▶ _WORK ORDER_
All of the records should be restated word for word.

▶ _EXCERPTED DATA_

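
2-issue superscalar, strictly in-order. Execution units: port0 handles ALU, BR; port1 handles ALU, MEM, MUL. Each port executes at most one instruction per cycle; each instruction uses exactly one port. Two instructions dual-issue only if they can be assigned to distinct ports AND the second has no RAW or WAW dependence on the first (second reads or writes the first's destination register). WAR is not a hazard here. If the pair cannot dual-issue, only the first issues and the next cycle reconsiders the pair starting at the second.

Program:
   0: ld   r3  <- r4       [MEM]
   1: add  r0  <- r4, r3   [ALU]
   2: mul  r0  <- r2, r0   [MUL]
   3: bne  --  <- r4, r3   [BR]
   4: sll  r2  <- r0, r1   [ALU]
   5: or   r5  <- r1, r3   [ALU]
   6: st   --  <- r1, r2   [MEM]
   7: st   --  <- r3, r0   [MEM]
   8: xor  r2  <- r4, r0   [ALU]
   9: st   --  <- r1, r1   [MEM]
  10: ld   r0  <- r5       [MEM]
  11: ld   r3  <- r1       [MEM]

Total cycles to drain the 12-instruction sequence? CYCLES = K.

CYCLES = 9

t=0 i0:ld ; RAW r3
t=1 i1:add ; RAW+WAW r0
t=2 i2&i3:mul;bne ; dual
t=3 i4&i5:sll;or ; dual
t=4 i6:st ; no-port MEM/MEM
t=5 i7&i8:st;xor ; dual
t=6 i9:st ; no-port MEM/MEM
t=7 i10:ld ; no-port MEM/MEM
t=8 i11:ld ; tail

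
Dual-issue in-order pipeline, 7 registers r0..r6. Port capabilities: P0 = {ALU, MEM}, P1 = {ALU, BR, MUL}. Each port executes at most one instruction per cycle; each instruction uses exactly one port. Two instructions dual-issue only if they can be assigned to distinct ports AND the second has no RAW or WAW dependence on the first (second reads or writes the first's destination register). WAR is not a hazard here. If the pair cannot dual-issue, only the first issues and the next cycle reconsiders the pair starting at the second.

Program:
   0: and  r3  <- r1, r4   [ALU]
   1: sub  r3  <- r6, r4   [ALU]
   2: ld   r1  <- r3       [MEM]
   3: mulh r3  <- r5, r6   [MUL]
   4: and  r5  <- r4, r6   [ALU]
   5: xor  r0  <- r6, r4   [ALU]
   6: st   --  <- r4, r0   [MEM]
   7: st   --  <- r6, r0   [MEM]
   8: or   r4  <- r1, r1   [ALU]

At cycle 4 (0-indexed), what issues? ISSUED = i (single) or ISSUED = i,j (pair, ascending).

ISSUED = 6

0. and @i0  | WAW r3
1. sub @i1  | RAW r3
2. ld+mulh @i2/i3  | dual
3. and+xor @i4/i5  | dual
4. st @i6  | no-port MEM/MEM
5. st+or @i7/i8  | dual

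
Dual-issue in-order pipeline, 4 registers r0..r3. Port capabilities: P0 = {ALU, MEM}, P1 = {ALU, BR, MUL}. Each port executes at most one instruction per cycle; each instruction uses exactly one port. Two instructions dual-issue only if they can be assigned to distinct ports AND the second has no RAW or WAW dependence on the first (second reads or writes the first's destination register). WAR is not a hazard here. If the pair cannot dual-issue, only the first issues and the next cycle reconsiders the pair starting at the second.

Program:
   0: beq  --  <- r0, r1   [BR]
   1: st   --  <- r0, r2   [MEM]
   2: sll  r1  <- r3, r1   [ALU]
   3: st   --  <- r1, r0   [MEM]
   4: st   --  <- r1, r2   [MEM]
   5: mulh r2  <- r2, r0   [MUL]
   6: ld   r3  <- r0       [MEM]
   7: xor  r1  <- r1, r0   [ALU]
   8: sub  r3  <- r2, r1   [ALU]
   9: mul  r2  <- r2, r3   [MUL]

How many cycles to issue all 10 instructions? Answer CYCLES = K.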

▶ _RESULT_
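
2-issue superscalar, strictly in-order. Execution units: port0 handles ALU, BR; port1 handles ALU, MEM, MUL. Each port executes at most one instruction per cycle; each instruction uses exactly one port. Two instructions dual-issue only if they can be assigned to distinct ports AND the second has no RAW or WAW dependence on the first (second reads or writes the first's destination register). WAR is not a hazard here. If the pair cannot dual-issue, only the first issues and the next cycle reconsiders the pair starting at the second.

Program:
   0: ld   r3  <- r4       [MEM]
   1: add  r0  <- r4, r3   [ALU]
   2: mul  r0  <- r2, r0   [MUL]
   3: bne  --  <- r4, r3   [BR]
   4: sll  r2  <- r0, r1   [ALU]
   5: or   r5  <- r1, r3   [ALU]
   6: st   --  <- r1, r2   [MEM]
   7: st   --  <- r3, r0   [MEM]
   8: xor  r2  <- r4, r0   [ALU]
   9: st   --  <- r1, r1   [MEM]
  10: ld   r0  <- r5       [MEM]
  11: ld   r3  <- r1       [MEM]

Total cycles to drain the 12-instruction sequence? CYCLES = K.

CYCLES = 9

t=0 i0:ld ; RAW r3
t=1 i1:add ; RAW+WAW r0
t=2 i2&i3:mul;bne ; dual
t=3 i4&i5:sll;or ; dual
t=4 i6:st ; no-port MEM/MEM
t=5 i7&i8:st;xor ; dual
t=6 i9:st ; no-port MEM/MEM
t=7 i10:ld ; no-port MEM/MEM
t=8 i11:ld ; tail

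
Dual-issue in-order pipeline, 7 registers r0..r6. Port capabilities: P0 = {ALU, MEM}, P1 = {ALU, BR, MUL}. Each port executes at most one instruction per cycle; each instruction uses exactly one port. Two instructions dual-issue only if they can be assigned to distinct ports AND the second has no RAW or WAW dependence on the first (second reads or writes the first's destination register). WAR is not a hazard here. If the pair cannot dual-issue, only the first issues and the next cycle reconsiders the pair starting at the second.

Program:
   0: and  r3  <- r1, r4   [ALU]
   1: sub  r3  <- r6, r4   [ALU]
   2: ld   r1  <- r3       [MEM]
   3: mulh r3  <- r5, r6   [MUL]
   4: and  r5  <- r4, r6   [ALU]
   5: xor  r0  <- r6, r4   [ALU]
   6: st   --  <- r4, r0   [MEM]
   7: st   --  <- r6, r0   [MEM]
   8: or   r4  <- r1, r1   [ALU]

At cycle 4 (0-indexed), what issues? ISSUED = i (single) or ISSUED = i,j (pair, ascending).

ISSUED = 6

0. and @i0  | WAW r3
1. sub @i1  | RAW r3
2. ld+mulh @i2/i3  | dual
3. and+xor @i4/i5  | dual
4. st @i6  | no-port MEM/MEM
5. st+or @i7/i8  | dual

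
Dual-issue in-order pipeline, 4 registers r0..r3. Port capabilities: P0 = {ALU, MEM}, P1 = {ALU, BR, MUL}. Each port executes at most one instruction per cycle; each instruction uses exactly one port. Two instructions dual-issue only if they can be assigned to distinct ports AND the second has no RAW or WAW dependence on the first (second reads or writes the first's destination register). WAR is not a hazard here. If the pair cannot dual-issue, only the first issues and the next cycle reconsiders the pair starting at the second.

Program:
   0: beq  --  <- r0, r1   [BR]
   1: st   --  <- r0, r2   [MEM]
   2: sll  r1  <- r3, r1   [ALU]
   3: st   --  <- r1, r0   [MEM]
   4: st   --  <- r1, r2   [MEM]
   5: mulh r2  <- r2, r0   [MUL]
   6: ld   r3  <- r0       [MEM]
   7: xor  r1  <- r1, r0   [ALU]
   8: sub  r3  <- r2, r1   [ALU]
   9: mul  r2  <- r2, r3   [MUL]

How many cycles to issue all 10 instructions? Answer CYCLES = K.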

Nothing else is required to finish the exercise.